To do:
Transcribe the data that follows precisely, omitting nothing.

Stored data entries
● ● ● ●

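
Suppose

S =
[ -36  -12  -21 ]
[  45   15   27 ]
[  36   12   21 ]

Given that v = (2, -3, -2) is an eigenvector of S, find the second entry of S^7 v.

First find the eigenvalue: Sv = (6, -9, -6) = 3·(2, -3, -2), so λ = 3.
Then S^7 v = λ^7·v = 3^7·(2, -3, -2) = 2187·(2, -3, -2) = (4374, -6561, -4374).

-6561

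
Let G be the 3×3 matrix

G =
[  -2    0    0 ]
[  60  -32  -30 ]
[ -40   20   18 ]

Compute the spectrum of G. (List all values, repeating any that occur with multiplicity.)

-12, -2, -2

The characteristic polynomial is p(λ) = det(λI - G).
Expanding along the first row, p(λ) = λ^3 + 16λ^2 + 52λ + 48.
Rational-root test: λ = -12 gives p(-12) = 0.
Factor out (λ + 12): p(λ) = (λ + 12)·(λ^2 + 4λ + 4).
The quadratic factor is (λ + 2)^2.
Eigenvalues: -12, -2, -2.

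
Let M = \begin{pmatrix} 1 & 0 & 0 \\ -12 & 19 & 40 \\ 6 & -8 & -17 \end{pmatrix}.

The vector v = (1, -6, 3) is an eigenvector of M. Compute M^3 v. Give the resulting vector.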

● ● ● ●

Task result:
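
Suppose

S =
[ -36  -12  -21 ]
[  45   15   27 ]
[  36   12   21 ]

Given that v = (2, -3, -2) is an eigenvector of S, find the second entry of S^7 v.

First find the eigenvalue: Sv = (6, -9, -6) = 3·(2, -3, -2), so λ = 3.
Then S^7 v = λ^7·v = 3^7·(2, -3, -2) = 2187·(2, -3, -2) = (4374, -6561, -4374).

-6561

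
Let G be the 3×3 matrix

G =
[  -2    0    0 ]
[  60  -32  -30 ]
[ -40   20   18 ]

Compute the spectrum of G. (List all values, repeating any that occur with multiplicity.)

-12, -2, -2

The characteristic polynomial is p(λ) = det(λI - G).
Expanding along the first row, p(λ) = λ^3 + 16λ^2 + 52λ + 48.
Rational-root test: λ = -12 gives p(-12) = 0.
Factor out (λ + 12): p(λ) = (λ + 12)·(λ^2 + 4λ + 4).
The quadratic factor is (λ + 2)^2.
Eigenvalues: -12, -2, -2.

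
Let M = \begin{pmatrix} 1 & 0 & 0 \\ -12 & 19 & 40 \\ 6 & -8 & -17 \end{pmatrix}.

The vector v = (1, -6, 3) is an eigenvector of M. Compute M^3 v. Give the resulting vector.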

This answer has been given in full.